**Task prompt**
The full listing should be duplicated word for word.

++++ Data for the task

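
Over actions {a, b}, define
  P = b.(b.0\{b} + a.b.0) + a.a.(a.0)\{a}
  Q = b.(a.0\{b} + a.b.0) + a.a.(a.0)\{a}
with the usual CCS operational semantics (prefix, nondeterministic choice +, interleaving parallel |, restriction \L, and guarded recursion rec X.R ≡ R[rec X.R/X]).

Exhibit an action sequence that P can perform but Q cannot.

Reachable graph of P (7 states):
  m0 = b.(b.0\{b} + a.b.0) + a.a.(a.0)\{a} ⊢ -a-> m1, -b-> m2
  m1 = a.(a.0)\{a} ⊢ -a-> m3
  m2 = b.0\{b} + a.b.0 ⊢ -a-> m4, -b-> m5
  m3 = (a.0)\{a} ⊢ stopped
  m4 = b.0 ⊢ -b-> m6
  m5 = 0\{b} ⊢ stopped
  m6 = 0 ⊢ stopped
Reachable graph of Q (7 states):
  n0 = b.(a.0\{b} + a.b.0) + a.a.(a.0)\{a} ⊢ -a-> n1, -b-> n2
  n1 = a.(a.0)\{a} ⊢ -a-> n3
  n2 = a.0\{b} + a.b.0 ⊢ -a-> n4, -a-> n5
  n3 = (a.0)\{a} ⊢ stopped
  n4 = 0\{b} ⊢ stopped
  n5 = b.0 ⊢ -b-> n6
  n6 = 0 ⊢ stopped
Trace ⟨bb⟩ through P, begin at {m0}:
  after b @ step 1: {m2}
  after b @ step 2: {m5}
  ✓ P
Trace ⟨bb⟩ through Q, begin at {n0}:
  after b @ step 1: {n2}
  after b @ step 2: no successor for Q

bb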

++++++++

**Answer for this exercise**
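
Over actions {a, b}, define
  P = b.(b.0\{b} + a.b.0) + a.a.(a.0)\{a}
  Q = b.(a.0\{b} + a.b.0) + a.a.(a.0)\{a}
with the usual CCS operational semantics (prefix, nondeterministic choice +, interleaving parallel |, restriction \L, and guarded recursion rec X.R ≡ R[rec X.R/X]).

Exhibit an action sequence that P can perform but Q cannot.

Reachable graph of P (7 states):
  m0 = b.(b.0\{b} + a.b.0) + a.a.(a.0)\{a} ⊢ -a-> m1, -b-> m2
  m1 = a.(a.0)\{a} ⊢ -a-> m3
  m2 = b.0\{b} + a.b.0 ⊢ -a-> m4, -b-> m5
  m3 = (a.0)\{a} ⊢ stopped
  m4 = b.0 ⊢ -b-> m6
  m5 = 0\{b} ⊢ stopped
  m6 = 0 ⊢ stopped
Reachable graph of Q (7 states):
  n0 = b.(a.0\{b} + a.b.0) + a.a.(a.0)\{a} ⊢ -a-> n1, -b-> n2
  n1 = a.(a.0)\{a} ⊢ -a-> n3
  n2 = a.0\{b} + a.b.0 ⊢ -a-> n4, -a-> n5
  n3 = (a.0)\{a} ⊢ stopped
  n4 = 0\{b} ⊢ stopped
  n5 = b.0 ⊢ -b-> n6
  n6 = 0 ⊢ stopped
Trace ⟨bb⟩ through P, begin at {m0}:
  after b @ step 1: {m2}
  after b @ step 2: {m5}
  ✓ P
Trace ⟨bb⟩ through Q, begin at {n0}:
  after b @ step 1: {n2}
  after b @ step 2: no successor for Q

bb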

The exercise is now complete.